Supplied records:
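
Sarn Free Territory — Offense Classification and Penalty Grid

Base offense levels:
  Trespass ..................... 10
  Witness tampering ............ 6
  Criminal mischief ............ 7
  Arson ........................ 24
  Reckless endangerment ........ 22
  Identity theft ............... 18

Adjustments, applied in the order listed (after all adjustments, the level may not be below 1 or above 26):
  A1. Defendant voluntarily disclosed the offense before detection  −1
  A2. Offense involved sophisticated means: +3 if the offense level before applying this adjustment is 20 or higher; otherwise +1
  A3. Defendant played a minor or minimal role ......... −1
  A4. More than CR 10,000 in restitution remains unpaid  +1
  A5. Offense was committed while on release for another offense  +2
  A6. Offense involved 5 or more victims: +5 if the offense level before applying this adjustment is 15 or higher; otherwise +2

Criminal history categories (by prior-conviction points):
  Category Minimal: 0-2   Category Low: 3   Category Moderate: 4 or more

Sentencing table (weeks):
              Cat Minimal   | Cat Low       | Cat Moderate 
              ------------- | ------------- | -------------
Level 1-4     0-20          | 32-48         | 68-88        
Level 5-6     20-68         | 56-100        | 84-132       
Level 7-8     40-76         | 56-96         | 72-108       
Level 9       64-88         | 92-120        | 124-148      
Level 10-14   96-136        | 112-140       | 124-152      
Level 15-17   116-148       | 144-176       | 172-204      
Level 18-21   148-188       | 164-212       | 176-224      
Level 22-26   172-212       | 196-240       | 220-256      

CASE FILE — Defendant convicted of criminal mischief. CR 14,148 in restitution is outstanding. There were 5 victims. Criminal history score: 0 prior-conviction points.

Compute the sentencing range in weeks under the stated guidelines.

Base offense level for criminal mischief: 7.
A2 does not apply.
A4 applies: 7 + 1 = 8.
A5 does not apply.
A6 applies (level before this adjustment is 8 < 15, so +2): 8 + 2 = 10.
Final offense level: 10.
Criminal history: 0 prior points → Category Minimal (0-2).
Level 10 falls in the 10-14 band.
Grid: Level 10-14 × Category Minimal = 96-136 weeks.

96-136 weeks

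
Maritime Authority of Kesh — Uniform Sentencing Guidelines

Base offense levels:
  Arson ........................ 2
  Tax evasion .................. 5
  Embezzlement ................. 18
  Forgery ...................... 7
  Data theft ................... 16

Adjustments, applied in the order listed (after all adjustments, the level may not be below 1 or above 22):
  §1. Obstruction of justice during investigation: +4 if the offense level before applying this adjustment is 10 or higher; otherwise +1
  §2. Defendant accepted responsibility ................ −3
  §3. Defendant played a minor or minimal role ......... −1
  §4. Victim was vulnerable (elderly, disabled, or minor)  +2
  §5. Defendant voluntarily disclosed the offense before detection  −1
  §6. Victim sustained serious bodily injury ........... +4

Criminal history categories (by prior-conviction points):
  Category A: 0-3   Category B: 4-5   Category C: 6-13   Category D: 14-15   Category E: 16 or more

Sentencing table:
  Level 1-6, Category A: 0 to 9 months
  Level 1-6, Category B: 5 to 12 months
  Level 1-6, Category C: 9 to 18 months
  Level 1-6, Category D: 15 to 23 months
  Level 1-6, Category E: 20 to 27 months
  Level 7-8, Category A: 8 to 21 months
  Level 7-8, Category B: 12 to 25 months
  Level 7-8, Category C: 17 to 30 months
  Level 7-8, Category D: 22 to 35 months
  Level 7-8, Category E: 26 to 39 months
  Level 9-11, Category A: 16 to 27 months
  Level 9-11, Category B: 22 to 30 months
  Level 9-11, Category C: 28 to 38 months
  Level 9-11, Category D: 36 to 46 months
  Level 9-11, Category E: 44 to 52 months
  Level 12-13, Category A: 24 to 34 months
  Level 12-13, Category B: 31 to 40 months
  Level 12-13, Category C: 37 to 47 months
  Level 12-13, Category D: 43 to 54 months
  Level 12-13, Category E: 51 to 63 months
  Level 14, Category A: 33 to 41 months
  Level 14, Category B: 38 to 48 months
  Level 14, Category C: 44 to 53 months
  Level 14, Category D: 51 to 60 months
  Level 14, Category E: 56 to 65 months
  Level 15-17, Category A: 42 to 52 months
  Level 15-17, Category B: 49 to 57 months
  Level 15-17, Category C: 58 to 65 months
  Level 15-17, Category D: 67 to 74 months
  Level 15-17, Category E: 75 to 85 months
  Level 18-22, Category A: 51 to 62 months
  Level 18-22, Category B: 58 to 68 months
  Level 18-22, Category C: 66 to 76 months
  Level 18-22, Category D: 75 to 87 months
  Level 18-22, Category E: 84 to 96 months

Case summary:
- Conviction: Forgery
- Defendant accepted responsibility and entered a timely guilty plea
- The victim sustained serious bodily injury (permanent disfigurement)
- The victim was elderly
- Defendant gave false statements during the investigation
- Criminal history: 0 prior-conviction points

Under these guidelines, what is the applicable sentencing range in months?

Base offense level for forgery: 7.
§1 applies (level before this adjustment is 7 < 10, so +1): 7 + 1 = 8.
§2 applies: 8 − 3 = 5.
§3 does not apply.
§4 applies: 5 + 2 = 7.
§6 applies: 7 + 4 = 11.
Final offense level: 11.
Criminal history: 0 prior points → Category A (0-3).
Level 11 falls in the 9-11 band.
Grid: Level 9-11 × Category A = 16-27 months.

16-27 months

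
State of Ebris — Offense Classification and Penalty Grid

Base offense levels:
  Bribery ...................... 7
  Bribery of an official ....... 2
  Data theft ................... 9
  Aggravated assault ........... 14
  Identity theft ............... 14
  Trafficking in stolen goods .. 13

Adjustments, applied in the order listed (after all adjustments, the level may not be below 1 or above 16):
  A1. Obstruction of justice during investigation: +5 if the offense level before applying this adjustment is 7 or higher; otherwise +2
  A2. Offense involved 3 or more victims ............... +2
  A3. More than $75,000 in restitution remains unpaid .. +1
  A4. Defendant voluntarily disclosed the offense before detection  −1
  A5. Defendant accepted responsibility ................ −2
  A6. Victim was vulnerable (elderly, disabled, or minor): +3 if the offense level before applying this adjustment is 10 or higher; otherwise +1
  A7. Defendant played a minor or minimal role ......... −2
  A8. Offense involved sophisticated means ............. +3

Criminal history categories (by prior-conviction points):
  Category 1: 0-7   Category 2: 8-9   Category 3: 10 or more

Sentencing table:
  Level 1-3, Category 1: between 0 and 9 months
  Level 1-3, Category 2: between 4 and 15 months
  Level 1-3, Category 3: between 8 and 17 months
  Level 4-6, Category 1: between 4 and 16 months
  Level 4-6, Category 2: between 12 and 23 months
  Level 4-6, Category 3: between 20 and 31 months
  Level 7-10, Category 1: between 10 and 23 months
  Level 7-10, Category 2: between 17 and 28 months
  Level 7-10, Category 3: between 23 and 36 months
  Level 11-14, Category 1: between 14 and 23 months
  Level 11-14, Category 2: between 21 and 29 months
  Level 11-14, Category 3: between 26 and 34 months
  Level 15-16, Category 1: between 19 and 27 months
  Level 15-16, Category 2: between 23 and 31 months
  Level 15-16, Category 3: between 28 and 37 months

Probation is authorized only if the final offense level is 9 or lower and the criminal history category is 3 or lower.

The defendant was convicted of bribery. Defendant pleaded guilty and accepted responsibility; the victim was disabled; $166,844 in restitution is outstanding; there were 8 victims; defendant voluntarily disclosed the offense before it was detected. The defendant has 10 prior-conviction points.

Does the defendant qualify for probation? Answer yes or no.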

What needs to be done:
Output the lines of the records above exactly as they appear, from the line containing "Level 15-17, Category E: 75 to 85 months" through the line containing "- Defendant gave".

Written answer:
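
  Level 15-17, Category E: 75 to 85 months
  Level 18-22, Category A: 51 to 62 months
  Level 18-22, Category B: 58 to 68 months
  Level 18-22, Category C: 66 to 76 months
  Level 18-22, Category D: 75 to 87 months
  Level 18-22, Category E: 84 to 96 months

Case summary:
- Conviction: Forgery
- Defendant accepted responsibility and entered a timely guilty plea
- The victim sustained serious bodily injury (permanent disfigurement)
- The victim was elderly
- Defendant gave false statements during the investigation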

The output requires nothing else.